Provided material START

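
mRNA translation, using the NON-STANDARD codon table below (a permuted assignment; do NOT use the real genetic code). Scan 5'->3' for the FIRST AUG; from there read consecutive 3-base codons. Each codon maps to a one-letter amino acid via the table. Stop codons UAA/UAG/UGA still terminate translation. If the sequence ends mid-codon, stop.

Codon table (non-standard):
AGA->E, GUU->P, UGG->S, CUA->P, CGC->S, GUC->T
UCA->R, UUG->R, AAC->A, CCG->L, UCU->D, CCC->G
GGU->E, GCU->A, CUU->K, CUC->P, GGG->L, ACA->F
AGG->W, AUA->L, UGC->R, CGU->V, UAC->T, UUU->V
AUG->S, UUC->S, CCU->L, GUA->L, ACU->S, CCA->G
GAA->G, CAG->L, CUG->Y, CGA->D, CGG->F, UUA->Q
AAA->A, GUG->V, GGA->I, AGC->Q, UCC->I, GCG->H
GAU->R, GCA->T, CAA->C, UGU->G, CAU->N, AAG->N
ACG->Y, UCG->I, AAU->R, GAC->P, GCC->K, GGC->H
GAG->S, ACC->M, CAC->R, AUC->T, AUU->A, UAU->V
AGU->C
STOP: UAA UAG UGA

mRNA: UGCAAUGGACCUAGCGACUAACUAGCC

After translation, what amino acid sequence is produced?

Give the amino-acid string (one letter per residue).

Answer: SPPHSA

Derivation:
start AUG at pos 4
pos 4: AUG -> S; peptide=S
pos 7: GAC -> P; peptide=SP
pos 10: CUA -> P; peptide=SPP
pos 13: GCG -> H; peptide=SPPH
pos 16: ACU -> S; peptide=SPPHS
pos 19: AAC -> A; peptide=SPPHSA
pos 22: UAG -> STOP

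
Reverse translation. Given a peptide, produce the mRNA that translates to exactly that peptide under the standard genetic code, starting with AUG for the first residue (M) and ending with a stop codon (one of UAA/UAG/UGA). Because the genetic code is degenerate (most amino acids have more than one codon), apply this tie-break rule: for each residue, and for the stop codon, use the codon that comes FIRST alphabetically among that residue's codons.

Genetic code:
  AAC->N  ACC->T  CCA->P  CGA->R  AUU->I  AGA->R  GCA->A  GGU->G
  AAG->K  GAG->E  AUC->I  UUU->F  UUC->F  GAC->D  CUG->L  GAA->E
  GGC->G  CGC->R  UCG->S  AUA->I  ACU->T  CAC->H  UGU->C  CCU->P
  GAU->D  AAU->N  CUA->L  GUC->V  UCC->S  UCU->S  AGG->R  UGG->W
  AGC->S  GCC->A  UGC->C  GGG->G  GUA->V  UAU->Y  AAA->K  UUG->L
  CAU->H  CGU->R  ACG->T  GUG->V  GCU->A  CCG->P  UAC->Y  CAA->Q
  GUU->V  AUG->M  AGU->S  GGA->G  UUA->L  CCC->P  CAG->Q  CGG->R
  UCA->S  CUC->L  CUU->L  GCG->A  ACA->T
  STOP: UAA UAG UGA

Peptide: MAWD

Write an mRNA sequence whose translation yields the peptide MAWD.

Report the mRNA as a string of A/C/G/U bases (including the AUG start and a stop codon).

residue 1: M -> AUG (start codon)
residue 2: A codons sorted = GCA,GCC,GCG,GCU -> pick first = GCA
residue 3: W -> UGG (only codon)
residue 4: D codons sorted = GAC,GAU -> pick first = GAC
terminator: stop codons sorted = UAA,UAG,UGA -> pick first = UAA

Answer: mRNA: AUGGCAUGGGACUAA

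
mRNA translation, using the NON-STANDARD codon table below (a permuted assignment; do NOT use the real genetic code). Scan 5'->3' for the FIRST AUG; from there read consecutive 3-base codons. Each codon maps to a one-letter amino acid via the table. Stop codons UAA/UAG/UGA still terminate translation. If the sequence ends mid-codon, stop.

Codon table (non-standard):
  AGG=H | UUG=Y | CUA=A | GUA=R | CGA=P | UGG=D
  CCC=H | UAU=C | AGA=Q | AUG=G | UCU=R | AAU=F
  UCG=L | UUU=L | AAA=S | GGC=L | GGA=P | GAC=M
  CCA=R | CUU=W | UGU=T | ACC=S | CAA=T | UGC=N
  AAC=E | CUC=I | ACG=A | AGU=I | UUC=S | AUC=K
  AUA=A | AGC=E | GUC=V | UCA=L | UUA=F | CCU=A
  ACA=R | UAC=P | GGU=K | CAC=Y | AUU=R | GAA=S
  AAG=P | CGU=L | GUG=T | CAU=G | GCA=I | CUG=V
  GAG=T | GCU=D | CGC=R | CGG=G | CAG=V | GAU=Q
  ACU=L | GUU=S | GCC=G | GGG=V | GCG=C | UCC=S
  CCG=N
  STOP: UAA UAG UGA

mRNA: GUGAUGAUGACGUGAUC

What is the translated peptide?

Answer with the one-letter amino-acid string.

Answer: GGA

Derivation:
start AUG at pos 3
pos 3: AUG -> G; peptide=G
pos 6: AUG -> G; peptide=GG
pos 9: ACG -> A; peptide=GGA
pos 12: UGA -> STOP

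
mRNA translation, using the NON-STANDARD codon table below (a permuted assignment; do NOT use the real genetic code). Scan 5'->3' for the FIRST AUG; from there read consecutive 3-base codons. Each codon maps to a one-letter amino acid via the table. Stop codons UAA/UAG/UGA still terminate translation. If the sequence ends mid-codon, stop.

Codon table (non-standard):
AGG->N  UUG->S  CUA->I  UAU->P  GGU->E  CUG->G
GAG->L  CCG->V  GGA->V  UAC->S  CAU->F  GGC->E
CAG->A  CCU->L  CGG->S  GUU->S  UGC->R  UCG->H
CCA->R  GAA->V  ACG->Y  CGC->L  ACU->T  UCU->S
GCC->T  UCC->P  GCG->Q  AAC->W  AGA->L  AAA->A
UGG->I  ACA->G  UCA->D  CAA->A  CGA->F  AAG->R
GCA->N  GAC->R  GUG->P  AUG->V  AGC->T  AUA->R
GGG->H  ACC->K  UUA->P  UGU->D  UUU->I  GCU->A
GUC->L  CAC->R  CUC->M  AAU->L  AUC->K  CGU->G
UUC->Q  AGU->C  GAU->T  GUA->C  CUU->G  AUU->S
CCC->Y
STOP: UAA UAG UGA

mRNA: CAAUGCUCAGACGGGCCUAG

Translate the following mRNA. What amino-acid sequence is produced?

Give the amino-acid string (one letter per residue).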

Provided material END

What to produce: Using the entries shown above, reproduce verbatim the lines from the line bearing "AGG->W, AUA->L, UGC->R, CGU->V, UAC->T, UUU->V" to the line bearing "After translation, what", inclusive.

Exercise output:
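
AGG->W, AUA->L, UGC->R, CGU->V, UAC->T, UUU->V
AUG->S, UUC->S, CCU->L, GUA->L, ACU->S, CCA->G
GAA->G, CAG->L, CUG->Y, CGA->D, CGG->F, UUA->Q
AAA->A, GUG->V, GGA->I, AGC->Q, UCC->I, GCG->H
GAU->R, GCA->T, CAA->C, UGU->G, CAU->N, AAG->N
ACG->Y, UCG->I, AAU->R, GAC->P, GCC->K, GGC->H
GAG->S, ACC->M, CAC->R, AUC->T, AUU->A, UAU->V
AGU->C
STOP: UAA UAG UGA

mRNA: UGCAAUGGACCUAGCGACUAACUAGCC

After translation, what amino acid sequence is produced?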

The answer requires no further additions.